• What to do
Search the records for lines that contain the word "finite". Copy them all.

(Records excerpted from a collection)
-- Opening Marker --

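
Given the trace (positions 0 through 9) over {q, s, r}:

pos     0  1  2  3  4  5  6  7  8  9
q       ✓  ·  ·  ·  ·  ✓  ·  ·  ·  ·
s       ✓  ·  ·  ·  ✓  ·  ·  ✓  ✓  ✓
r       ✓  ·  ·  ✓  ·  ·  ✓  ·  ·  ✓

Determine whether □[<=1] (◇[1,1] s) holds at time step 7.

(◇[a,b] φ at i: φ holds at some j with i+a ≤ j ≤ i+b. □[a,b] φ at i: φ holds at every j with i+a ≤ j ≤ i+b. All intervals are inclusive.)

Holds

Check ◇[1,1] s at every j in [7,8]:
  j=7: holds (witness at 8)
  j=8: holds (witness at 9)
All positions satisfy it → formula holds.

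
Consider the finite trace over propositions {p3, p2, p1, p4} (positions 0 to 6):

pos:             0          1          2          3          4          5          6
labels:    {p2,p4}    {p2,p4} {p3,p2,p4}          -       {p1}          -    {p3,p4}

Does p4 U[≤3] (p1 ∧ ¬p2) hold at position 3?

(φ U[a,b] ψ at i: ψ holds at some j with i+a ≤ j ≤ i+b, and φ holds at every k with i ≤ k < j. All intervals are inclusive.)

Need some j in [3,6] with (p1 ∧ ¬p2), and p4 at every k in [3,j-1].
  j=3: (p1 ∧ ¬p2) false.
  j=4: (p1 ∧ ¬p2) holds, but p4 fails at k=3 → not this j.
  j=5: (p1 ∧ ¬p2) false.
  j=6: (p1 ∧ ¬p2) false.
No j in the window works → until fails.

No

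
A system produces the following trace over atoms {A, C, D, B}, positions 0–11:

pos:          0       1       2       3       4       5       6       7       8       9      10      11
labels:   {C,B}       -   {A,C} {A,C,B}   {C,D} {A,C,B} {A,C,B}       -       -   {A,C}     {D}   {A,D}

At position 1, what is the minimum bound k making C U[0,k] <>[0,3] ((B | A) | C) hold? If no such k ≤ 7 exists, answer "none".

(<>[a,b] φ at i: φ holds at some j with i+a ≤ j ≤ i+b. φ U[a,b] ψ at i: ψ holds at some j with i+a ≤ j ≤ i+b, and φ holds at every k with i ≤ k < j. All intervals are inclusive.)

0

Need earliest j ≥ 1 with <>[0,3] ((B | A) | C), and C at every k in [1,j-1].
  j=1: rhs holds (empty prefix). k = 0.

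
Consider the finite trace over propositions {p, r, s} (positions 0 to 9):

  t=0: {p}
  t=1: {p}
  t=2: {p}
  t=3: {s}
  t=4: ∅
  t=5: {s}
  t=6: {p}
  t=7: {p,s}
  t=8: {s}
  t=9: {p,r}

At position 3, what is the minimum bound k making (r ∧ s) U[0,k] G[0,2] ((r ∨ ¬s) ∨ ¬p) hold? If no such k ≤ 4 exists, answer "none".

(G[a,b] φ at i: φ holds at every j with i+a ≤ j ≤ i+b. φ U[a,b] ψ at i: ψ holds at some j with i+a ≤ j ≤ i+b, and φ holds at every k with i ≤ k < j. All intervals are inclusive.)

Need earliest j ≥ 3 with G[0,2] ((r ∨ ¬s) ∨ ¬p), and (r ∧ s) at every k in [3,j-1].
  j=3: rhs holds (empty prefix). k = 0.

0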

-- Closing Marker --
-- Opening Marker --

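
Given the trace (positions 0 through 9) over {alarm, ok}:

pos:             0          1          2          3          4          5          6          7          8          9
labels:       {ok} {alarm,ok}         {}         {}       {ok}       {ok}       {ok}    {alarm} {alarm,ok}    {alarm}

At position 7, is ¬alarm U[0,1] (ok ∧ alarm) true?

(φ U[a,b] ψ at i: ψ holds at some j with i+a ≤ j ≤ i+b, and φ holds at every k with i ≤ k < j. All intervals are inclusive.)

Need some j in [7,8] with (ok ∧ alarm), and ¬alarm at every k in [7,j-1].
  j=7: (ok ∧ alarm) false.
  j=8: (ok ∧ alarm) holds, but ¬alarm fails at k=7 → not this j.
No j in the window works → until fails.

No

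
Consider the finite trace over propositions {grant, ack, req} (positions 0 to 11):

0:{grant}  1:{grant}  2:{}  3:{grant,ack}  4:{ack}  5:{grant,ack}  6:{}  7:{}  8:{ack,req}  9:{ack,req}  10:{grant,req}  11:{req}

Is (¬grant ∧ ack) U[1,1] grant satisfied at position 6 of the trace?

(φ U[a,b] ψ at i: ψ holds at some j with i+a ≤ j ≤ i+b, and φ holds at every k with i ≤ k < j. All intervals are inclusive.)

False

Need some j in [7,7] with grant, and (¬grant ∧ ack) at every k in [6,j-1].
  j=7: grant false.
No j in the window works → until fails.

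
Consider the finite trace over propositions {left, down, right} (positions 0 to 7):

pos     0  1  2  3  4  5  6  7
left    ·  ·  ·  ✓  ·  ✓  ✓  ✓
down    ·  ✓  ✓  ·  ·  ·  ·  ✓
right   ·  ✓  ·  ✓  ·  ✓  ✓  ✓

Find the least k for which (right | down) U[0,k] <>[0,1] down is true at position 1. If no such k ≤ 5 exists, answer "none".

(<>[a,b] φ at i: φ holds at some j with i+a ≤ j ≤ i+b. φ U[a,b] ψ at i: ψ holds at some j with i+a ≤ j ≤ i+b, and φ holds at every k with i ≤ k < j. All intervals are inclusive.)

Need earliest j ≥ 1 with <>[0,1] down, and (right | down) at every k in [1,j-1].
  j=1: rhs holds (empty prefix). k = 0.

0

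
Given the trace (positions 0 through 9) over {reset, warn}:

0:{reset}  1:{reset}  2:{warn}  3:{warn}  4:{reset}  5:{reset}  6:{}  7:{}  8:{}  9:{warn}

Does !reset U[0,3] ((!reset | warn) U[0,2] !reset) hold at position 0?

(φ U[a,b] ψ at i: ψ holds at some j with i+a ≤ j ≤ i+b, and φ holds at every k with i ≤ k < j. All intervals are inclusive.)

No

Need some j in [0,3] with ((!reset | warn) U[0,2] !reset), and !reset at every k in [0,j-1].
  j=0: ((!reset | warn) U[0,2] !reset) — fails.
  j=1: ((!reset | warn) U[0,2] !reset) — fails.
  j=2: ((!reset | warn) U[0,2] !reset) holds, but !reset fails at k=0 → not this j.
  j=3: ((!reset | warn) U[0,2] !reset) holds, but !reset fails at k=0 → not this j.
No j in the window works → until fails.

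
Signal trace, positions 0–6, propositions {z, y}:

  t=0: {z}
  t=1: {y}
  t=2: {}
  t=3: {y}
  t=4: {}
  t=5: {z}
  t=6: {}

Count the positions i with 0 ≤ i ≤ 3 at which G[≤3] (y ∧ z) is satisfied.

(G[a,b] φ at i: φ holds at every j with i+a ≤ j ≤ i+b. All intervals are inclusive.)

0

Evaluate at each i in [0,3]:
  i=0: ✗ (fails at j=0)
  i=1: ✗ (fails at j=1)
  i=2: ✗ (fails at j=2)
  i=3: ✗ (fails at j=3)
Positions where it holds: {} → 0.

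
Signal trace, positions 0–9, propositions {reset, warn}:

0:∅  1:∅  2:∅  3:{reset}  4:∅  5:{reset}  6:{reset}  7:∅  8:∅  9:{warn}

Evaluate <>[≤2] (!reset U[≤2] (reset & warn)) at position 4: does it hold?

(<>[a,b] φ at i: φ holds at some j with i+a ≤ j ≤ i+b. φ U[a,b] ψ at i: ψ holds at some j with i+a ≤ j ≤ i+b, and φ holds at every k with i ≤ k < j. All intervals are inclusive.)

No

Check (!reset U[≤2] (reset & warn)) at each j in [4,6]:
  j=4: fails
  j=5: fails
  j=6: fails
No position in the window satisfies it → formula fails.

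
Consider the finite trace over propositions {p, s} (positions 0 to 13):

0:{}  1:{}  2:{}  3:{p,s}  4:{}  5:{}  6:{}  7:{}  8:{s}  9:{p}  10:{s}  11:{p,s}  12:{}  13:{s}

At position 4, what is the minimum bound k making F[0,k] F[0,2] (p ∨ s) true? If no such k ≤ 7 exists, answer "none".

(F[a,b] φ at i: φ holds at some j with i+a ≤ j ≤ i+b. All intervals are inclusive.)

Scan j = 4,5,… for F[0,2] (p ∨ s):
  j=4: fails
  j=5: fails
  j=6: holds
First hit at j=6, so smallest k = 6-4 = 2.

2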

-- Closing Marker --

• Worked solution
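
Consider the finite trace over propositions {p3, p2, p1, p4} (positions 0 to 6):
Consider the finite trace over propositions {p, r, s} (positions 0 to 9):
Consider the finite trace over propositions {grant, ack, req} (positions 0 to 11):
Consider the finite trace over propositions {left, down, right} (positions 0 to 7):
Consider the finite trace over propositions {p, s} (positions 0 to 13):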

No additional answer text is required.